::: Extracted material

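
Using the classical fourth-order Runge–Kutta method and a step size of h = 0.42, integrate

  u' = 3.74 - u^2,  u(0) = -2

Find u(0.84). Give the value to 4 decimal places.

-4.4777

RK4: k1 = f(x_n, u_n); k2 = f(x_n + h/2, u_n + (h/2)·k1); k3 = f(x_n + h/2, u_n + (h/2)·k2); k4 = f(x_n + h, u_n + h·k3); u_{n+1} = u_n + (h/6)·(k1 + 2k2 + 2k3 + k4).
x=0.000000, u=-2.000000:
  k1 = f(0.000000, -2.000000) = -0.260000
  k2 = f(0.210000, -2.054600) = -0.481381
  k3 = f(0.210000, -2.101090) = -0.674579
  k4 = f(0.420000, -2.283323) = -1.473565
  u ← -2.000000 + (0.42/6)·(k1 + 2k2 + 2k3 + k4) = -2.283184
x=0.420000, u=-2.283184:
  k1 = f(0.420000, -2.283184) = -1.472929
  k2 = f(0.630000, -2.592499) = -2.981052
  k3 = f(0.630000, -2.909205) = -4.723474
  k4 = f(0.840000, -4.267043) = -14.467657
  u ← -2.283184 + (0.42/6)·(k1 + 2k2 + 2k3 + k4) = -4.477659
u(0.84) ≈ -4.4777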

::::::

Each line of the listing should be copied exactly.

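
Using the classical fourth-order Runge–Kutta method and a step size of h = 0.42, integrate

  u' = 3.74 - u^2,  u(0) = -2

Find u(0.84). Give the value to 4 decimal places.

-4.4777

RK4: k1 = f(x_n, u_n); k2 = f(x_n + h/2, u_n + (h/2)·k1); k3 = f(x_n + h/2, u_n + (h/2)·k2); k4 = f(x_n + h, u_n + h·k3); u_{n+1} = u_n + (h/6)·(k1 + 2k2 + 2k3 + k4).
x=0.000000, u=-2.000000:
  k1 = f(0.000000, -2.000000) = -0.260000
  k2 = f(0.210000, -2.054600) = -0.481381
  k3 = f(0.210000, -2.101090) = -0.674579
  k4 = f(0.420000, -2.283323) = -1.473565
  u ← -2.000000 + (0.42/6)·(k1 + 2k2 + 2k3 + k4) = -2.283184
x=0.420000, u=-2.283184:
  k1 = f(0.420000, -2.283184) = -1.472929
  k2 = f(0.630000, -2.592499) = -2.981052
  k3 = f(0.630000, -2.909205) = -4.723474
  k4 = f(0.840000, -4.267043) = -14.467657
  u ← -2.283184 + (0.42/6)·(k1 + 2k2 + 2k3 + k4) = -4.477659
u(0.84) ≈ -4.4777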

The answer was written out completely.